(Beginning of MATERIAL FOR THE TASK)

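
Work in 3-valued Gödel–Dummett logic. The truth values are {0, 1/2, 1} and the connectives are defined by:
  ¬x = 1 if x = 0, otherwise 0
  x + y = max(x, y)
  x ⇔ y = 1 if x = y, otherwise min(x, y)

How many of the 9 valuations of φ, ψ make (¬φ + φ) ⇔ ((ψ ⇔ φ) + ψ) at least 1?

φ = 0, ψ = 0 ↦ 1  ≥
φ = 0, ψ = 1/2 ↦ 1/2  <
φ = 0, ψ = 1 ↦ 1  ≥
φ = 1/2, ψ = 0 ↦ 0  <
φ = 1/2, ψ = 1/2 ↦ 1/2  <
φ = 1/2, ψ = 1 ↦ 1/2  <
φ = 1, ψ = 0 ↦ 0  <
φ = 1, ψ = 1/2 ↦ 1/2  <
φ = 1, ψ = 1 ↦ 1  ≥
So 3 of the 9 assignments meet the threshold.

3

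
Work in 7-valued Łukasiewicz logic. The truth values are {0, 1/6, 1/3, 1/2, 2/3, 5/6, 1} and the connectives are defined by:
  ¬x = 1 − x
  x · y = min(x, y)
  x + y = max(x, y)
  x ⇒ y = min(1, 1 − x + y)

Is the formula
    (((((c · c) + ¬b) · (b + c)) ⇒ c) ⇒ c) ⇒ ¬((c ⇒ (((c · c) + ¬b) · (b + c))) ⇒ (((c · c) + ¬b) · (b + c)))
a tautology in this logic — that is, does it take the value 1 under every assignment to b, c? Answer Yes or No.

No

Counterexample: take b = 0, c = 2/3.
c · c = 2/3 · 2/3 = 2/3
¬b = ¬0 = 1
(c · c) + ¬b = 2/3 + 1 = 1
b + c = 0 + 2/3 = 2/3
((c · c) + ¬b) · (b + c) = 1 · 2/3 = 2/3
(((c · c) + ¬b) · (b + c)) ⇒ c = 2/3 ⇒ 2/3 = 1
((((c · c) + ¬b) · (b + c)) ⇒ c) ⇒ c = 1 ⇒ 2/3 = 2/3
c ⇒ (((c · c) + ¬b) · (b + c)) = 2/3 ⇒ 2/3 = 1
(c ⇒ (((c · c) + ¬b) · (b + c))) ⇒ (((c · c) + ¬b) · (b + c)) = 1 ⇒ 2/3 = 2/3
¬((c ⇒ (((c · c) + ¬b) · (b + c))) ⇒ (((c · c) + ¬b) · (b + c))) = ¬2/3 = 1/3
(((((c · c) + ¬b) · (b + c)) ⇒ c) ⇒ c) ⇒ ¬((c ⇒ (((c · c) + ¬b) · (b + c))) ⇒ (((c · c) + ¬b) · (b + c))) = 2/3 ⇒ 1/3 = 2/3
This gives 2/3 ≠ 1.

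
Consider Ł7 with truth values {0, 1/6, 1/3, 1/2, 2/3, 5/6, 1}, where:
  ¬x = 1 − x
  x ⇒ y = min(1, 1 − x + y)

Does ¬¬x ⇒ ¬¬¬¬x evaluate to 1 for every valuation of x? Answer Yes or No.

x = 0 ↦ 1
x = 1/6 ↦ 1
x = 1/3 ↦ 1
x = 1/2 ↦ 1
x = 2/3 ↦ 1
x = 5/6 ↦ 1
x = 1 ↦ 1
Every assignment gives a value ≥ 1.

Yes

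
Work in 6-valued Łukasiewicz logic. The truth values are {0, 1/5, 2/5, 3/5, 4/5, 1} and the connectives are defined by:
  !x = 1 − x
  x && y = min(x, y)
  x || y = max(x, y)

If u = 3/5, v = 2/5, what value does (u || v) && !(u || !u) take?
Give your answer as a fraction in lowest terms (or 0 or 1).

2/5

u || v = 3/5 || 2/5 = 3/5
!u = !3/5 = 2/5
u || !u = 3/5 || 2/5 = 3/5
!(u || !u) = !3/5 = 2/5
(u || v) && !(u || !u) = 3/5 && 2/5 = 2/5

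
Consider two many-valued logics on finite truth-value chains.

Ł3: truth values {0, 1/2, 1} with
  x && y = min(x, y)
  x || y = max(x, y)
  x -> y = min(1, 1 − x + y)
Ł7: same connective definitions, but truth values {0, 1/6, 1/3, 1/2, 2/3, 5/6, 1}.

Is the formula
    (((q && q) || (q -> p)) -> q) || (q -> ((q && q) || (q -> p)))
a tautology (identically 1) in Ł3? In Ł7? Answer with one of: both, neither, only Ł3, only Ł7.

both

In Ł3: every assignment gives 1 — tautology.
In Ł7: every assignment gives 1 — tautology.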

(End of MATERIAL FOR THE TASK)

**WHAT TO DO:**
Where a line of the entries above holds the word "Consider", return that line.

**FINISHED EXERCISE:**
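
Consider Ł7 with truth values {0, 1/6, 1/3, 1/2, 2/3, 5/6, 1}, where:
Consider two many-valued logics on finite truth-value chains.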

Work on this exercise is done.